[Given data — start]

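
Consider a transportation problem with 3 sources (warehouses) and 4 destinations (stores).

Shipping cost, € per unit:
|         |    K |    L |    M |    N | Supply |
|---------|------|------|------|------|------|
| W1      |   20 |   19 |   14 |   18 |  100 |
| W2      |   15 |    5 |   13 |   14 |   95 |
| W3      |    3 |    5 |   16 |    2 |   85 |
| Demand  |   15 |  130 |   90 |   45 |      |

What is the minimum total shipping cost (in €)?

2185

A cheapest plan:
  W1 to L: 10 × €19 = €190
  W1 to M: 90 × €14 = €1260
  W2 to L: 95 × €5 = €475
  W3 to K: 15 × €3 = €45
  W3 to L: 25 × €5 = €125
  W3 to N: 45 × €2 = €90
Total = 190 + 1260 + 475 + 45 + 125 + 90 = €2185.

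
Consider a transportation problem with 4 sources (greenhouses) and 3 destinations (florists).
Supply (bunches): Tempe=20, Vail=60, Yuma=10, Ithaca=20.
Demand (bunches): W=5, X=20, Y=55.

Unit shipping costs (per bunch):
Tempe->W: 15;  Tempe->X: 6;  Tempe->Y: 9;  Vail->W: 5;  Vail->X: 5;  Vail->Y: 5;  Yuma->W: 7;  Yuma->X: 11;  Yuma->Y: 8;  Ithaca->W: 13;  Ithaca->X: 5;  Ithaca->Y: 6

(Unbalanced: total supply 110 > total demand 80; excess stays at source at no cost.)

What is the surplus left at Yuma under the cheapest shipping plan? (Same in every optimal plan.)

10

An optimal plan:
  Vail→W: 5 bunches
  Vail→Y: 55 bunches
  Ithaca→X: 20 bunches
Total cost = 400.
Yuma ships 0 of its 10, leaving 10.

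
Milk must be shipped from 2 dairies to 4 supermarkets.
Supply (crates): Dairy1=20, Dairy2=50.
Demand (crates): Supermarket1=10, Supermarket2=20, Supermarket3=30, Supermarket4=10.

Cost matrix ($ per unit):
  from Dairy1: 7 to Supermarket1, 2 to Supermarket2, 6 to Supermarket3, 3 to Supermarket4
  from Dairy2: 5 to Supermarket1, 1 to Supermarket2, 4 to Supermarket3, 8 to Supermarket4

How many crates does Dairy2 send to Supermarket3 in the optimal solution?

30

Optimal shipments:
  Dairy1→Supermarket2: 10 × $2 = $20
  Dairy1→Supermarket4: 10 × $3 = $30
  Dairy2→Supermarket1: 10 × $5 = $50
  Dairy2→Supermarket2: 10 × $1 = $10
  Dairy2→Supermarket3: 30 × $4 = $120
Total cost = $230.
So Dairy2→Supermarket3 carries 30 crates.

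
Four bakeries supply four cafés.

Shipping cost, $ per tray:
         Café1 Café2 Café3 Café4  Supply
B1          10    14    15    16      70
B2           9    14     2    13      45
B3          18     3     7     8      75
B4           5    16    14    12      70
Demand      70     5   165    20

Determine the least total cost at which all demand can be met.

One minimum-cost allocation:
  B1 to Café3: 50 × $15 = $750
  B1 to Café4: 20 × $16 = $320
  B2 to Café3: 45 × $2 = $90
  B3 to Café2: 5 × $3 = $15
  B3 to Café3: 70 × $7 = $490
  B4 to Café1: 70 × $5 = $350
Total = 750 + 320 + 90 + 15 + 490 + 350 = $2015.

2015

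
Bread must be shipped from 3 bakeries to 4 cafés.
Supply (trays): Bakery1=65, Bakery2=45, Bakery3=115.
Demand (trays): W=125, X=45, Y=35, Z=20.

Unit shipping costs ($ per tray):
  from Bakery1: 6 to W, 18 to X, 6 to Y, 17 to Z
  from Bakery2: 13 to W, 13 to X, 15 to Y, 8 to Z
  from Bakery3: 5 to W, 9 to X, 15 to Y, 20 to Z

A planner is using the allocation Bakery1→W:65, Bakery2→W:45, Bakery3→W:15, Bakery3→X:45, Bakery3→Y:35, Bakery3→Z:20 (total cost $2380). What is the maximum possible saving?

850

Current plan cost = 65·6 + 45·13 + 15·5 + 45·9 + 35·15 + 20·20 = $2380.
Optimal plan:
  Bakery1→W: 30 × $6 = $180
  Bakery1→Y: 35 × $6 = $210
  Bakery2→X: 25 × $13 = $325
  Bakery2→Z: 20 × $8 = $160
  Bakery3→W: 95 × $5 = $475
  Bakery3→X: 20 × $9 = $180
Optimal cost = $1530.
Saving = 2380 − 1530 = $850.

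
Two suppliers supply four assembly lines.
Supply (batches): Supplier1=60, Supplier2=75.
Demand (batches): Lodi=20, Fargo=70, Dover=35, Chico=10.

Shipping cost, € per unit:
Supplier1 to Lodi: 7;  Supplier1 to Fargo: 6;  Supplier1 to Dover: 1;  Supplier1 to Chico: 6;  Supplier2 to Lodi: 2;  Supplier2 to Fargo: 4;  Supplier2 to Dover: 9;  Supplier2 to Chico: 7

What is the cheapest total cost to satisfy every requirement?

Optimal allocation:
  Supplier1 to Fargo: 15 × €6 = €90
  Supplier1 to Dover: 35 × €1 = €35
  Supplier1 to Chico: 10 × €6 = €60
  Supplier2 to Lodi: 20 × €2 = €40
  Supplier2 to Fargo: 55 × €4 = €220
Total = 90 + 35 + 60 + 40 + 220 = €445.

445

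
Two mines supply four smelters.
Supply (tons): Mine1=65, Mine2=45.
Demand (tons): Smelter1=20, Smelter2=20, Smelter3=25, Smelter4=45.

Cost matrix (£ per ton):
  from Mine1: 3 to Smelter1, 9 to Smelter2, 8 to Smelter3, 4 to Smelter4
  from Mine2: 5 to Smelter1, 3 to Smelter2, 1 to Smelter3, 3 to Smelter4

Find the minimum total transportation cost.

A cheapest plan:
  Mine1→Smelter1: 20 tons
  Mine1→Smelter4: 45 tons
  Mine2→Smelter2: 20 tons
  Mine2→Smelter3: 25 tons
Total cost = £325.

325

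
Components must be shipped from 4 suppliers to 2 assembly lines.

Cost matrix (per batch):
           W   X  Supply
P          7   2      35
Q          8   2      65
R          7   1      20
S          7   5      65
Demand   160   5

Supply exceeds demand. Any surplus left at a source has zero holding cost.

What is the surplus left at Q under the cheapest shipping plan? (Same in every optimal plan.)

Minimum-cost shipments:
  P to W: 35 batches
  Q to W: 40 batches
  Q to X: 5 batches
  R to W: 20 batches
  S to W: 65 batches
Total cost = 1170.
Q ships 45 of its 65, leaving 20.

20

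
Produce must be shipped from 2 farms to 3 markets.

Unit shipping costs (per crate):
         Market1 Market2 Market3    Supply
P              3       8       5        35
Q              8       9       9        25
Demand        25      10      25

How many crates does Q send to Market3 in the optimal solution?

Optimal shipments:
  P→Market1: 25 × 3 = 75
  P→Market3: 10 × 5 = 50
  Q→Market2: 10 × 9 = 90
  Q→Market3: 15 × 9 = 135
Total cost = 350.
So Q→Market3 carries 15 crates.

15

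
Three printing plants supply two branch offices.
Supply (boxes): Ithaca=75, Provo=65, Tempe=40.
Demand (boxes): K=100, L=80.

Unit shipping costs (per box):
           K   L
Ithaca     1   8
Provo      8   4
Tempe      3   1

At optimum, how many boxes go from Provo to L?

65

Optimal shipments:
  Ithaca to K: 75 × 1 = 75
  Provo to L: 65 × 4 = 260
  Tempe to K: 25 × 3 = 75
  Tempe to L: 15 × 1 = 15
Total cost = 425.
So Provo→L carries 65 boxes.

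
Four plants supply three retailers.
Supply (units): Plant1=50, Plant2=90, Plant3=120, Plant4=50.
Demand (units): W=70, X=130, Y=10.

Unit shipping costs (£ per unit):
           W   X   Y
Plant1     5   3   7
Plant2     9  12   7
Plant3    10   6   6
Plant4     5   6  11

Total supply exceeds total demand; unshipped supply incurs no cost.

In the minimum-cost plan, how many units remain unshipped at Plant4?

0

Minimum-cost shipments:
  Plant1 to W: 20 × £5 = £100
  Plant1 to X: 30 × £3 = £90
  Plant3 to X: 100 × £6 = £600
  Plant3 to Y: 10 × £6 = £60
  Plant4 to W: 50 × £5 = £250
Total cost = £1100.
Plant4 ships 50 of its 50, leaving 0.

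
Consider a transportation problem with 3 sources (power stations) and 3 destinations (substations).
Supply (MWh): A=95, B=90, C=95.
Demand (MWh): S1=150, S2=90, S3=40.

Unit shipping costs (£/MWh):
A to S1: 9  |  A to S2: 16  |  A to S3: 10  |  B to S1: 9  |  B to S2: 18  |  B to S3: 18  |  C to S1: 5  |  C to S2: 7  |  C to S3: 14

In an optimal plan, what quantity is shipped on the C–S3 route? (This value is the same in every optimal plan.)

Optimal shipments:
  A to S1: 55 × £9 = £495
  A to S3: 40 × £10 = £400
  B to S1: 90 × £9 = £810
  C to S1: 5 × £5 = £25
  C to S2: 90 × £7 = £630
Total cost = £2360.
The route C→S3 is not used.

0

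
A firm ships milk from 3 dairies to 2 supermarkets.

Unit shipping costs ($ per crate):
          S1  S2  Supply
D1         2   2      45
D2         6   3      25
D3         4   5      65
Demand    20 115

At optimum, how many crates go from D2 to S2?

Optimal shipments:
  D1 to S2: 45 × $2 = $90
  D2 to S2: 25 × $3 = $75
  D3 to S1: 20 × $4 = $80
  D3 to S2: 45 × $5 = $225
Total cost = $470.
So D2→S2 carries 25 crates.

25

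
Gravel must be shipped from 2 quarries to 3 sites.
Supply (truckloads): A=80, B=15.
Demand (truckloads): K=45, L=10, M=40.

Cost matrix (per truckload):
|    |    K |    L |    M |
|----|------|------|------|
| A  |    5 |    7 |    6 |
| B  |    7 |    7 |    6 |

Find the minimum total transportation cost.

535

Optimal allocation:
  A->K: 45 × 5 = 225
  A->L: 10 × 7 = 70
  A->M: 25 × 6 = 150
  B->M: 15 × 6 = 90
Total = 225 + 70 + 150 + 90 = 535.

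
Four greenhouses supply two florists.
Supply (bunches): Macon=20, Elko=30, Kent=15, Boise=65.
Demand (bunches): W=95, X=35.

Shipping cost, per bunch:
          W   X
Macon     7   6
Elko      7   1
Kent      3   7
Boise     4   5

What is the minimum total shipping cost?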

[Given data — finish]

What to do | Go through the entries above and copy each line with "Boise" in it.

Your solution |
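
Supply (bunches): Macon=20, Elko=30, Kent=15, Boise=65.
Boise     4   5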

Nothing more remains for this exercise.